> _What needs to be done_: Keeping every character intact, repeat the whole listing.

> _Material for this exercise_:
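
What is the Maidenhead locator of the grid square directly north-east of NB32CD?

NB32de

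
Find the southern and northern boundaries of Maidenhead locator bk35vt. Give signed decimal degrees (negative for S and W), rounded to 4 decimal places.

Field B=1, K=10: +1·20° lon, +10·10° lat → SW at lon -160°, lat 10°.
Square 3, 5: +3·2° lon, +5·1° lat → SW at lon -154°, lat 15°.
Subsquare v=21, t=19: +21·0.0833333° lon, +19·0.0416667° lat → SW at lon -152.25°, lat 15.7917°.
Cell spans 0.0833333° lon × 0.0416667° lat.
south 15.7917, north 15.8333.

15.7917, 15.8333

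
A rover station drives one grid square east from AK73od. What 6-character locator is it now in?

AK73pd

Longitude subsquare o = 14; +1 → 15 = p.
The latitude characters are unchanged.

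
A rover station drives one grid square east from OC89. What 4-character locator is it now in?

OC99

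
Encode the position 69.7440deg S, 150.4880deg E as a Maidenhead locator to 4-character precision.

QC50

Offset from 180°W / 90°S: lon 330.49°, lat 20.26°.
Field: lon ⌊330.49/20⌋ = 16 → Q; lat ⌊20.26/10⌋ = 2 → C.
Square: lon ⌊10.49/2⌋ = 5; lat ⌊0.26/1⌋ = 0.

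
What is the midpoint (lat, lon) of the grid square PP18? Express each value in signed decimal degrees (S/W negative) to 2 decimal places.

Field P=15, P=15: +15·20° lon, +15·10° lat → SW at lon 120°, lat 60°.
Square 1, 8: +1·2° lon, +8·1° lat → SW at lon 122°, lat 68°.
Cell spans 2° lon × 1° lat. Centre is SW corner plus half of each.
latitude 68.50, longitude 123.00.

68.50, 123.00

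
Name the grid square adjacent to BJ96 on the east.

CJ06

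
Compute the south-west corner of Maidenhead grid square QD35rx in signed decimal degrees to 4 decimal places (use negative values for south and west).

-54.0417, 147.4167

Field Q=16, D=3: +16·20° lon, +3·10° lat → SW at lon 140°, lat -60°.
Square 3, 5: +3·2° lon, +5·1° lat → SW at lon 146°, lat -55°.
Subsquare r=17, x=23: +17·0.0833333° lon, +23·0.0416667° lat → SW at lon 147.417°, lat -54.0417°.
latitude -54.0417, longitude 147.4167.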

> _Result_:
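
What is the Maidenhead locator of the grid square directly north-east of NB32CD?

NB32de

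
Find the southern and northern boundaries of Maidenhead locator bk35vt. Give signed decimal degrees (negative for S and W), rounded to 4 decimal places.

Field B=1, K=10: +1·20° lon, +10·10° lat → SW at lon -160°, lat 10°.
Square 3, 5: +3·2° lon, +5·1° lat → SW at lon -154°, lat 15°.
Subsquare v=21, t=19: +21·0.0833333° lon, +19·0.0416667° lat → SW at lon -152.25°, lat 15.7917°.
Cell spans 0.0833333° lon × 0.0416667° lat.
south 15.7917, north 15.8333.

15.7917, 15.8333

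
A rover station drives one grid square east from AK73od. What 6-character locator is it now in?

AK73pd

Longitude subsquare o = 14; +1 → 15 = p.
The latitude characters are unchanged.

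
A rover station drives one grid square east from OC89. What 4-character locator is it now in?

OC99

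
Encode the position 69.7440deg S, 150.4880deg E as a Maidenhead locator to 4-character precision.

QC50

Offset from 180°W / 90°S: lon 330.49°, lat 20.26°.
Field: lon ⌊330.49/20⌋ = 16 → Q; lat ⌊20.26/10⌋ = 2 → C.
Square: lon ⌊10.49/2⌋ = 5; lat ⌊0.26/1⌋ = 0.

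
What is the midpoint (lat, lon) of the grid square PP18? Express each value in signed decimal degrees (S/W negative) to 2 decimal places.

Field P=15, P=15: +15·20° lon, +15·10° lat → SW at lon 120°, lat 60°.
Square 1, 8: +1·2° lon, +8·1° lat → SW at lon 122°, lat 68°.
Cell spans 2° lon × 1° lat. Centre is SW corner plus half of each.
latitude 68.50, longitude 123.00.

68.50, 123.00

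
Name the grid square adjacent to BJ96 on the east.

CJ06

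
Compute the south-west corner of Maidenhead grid square QD35rx in signed decimal degrees to 4 decimal places (use negative values for south and west).

-54.0417, 147.4167

Field Q=16, D=3: +16·20° lon, +3·10° lat → SW at lon 140°, lat -60°.
Square 3, 5: +3·2° lon, +5·1° lat → SW at lon 146°, lat -55°.
Subsquare r=17, x=23: +17·0.0833333° lon, +23·0.0416667° lat → SW at lon 147.417°, lat -54.0417°.
latitude -54.0417, longitude 147.4167.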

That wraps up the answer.